Stored data
# # # # # # #

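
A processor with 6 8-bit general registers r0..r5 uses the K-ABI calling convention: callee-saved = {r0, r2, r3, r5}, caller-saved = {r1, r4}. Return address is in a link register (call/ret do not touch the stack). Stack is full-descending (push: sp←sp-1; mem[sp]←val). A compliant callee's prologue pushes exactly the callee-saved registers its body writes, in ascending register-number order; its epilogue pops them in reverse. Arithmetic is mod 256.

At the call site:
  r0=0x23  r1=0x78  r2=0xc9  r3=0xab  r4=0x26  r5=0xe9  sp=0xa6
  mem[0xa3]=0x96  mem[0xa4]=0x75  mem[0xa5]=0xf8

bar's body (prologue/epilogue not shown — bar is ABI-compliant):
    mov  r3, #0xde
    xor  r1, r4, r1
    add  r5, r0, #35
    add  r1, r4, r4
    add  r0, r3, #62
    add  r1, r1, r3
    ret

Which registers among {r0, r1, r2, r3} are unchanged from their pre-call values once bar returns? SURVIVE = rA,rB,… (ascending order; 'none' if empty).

SURVIVE = r0,r2,r3

prologue: push r0 → mem[0xa5]=0x23, sp=0xa5
prologue: push r3 → mem[0xa4]=0xab, sp=0xa4
prologue: push r5 → mem[0xa3]=0xe9, sp=0xa3
body[0] mov  r3, #0xde → r3=0xde
body[1] xor  r1, r4, r1 → r1=0x5e
body[2] add  r5, r0, #35 → r5=0x46
body[3] add  r1, r4, r4 → r1=0x4c
body[4] add  r0, r3, #62 → r0=0x1c
body[5] add  r1, r1, r3 → r1=0x2a
epilogue: pop r5=0xe9, sp=0xa4
epilogue: pop r3=0xab, sp=0xa5
epilogue: pop r0=0x23, sp=0xa6
r0: callee-saved, written=True
r1: caller-saved, written=True
r2: callee-saved, written=False
r3: callee-saved, written=True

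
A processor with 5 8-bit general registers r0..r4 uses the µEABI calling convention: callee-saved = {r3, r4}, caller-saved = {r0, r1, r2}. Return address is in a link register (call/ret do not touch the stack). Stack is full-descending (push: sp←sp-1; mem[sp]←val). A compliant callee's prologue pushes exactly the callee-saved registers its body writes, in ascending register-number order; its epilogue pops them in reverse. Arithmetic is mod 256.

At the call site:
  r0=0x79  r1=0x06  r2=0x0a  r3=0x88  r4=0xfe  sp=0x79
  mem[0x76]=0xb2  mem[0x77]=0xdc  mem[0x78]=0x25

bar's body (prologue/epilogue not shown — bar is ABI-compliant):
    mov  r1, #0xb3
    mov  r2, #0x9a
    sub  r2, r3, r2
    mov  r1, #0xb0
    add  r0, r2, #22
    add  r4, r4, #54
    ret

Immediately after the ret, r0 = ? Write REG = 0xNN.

REG = 0x04

prologue: push r4 → mem[0x78]=0xfe, sp=0x78
body[0] mov  r1, #0xb3 → r1=0xb3
body[1] mov  r2, #0x9a → r2=0x9a
body[2] sub  r2, r3, r2 → r2=0xee
body[3] mov  r1, #0xb0 → r1=0xb0
body[4] add  r0, r2, #22 → r0=0x04
body[5] add  r4, r4, #54 → r4=0x34
epilogue: pop r4=0xfe, sp=0x79
r0 is caller-saved → body value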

# # # # # # #

[THE PROBLEM] Check each line above for the string "them" and copy every line that has it.

[RESPONSE TO THIS EXERCISE]
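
A processor with 6 8-bit general registers r0..r5 uses the K-ABI calling convention: callee-saved = {r0, r2, r3, r5}, caller-saved = {r1, r4}. Return address is in a link register (call/ret do not touch the stack). Stack is full-descending (push: sp←sp-1; mem[sp]←val). A compliant callee's prologue pushes exactly the callee-saved registers its body writes, in ascending register-number order; its epilogue pops them in reverse. Arithmetic is mod 256.
A processor with 5 8-bit general registers r0..r4 uses the µEABI calling convention: callee-saved = {r3, r4}, caller-saved = {r0, r1, r2}. Return address is in a link register (call/ret do not touch the stack). Stack is full-descending (push: sp←sp-1; mem[sp]←val). A compliant callee's prologue pushes exactly the callee-saved registers its body writes, in ascending register-number order; its epilogue pops them in reverse. Arithmetic is mod 256.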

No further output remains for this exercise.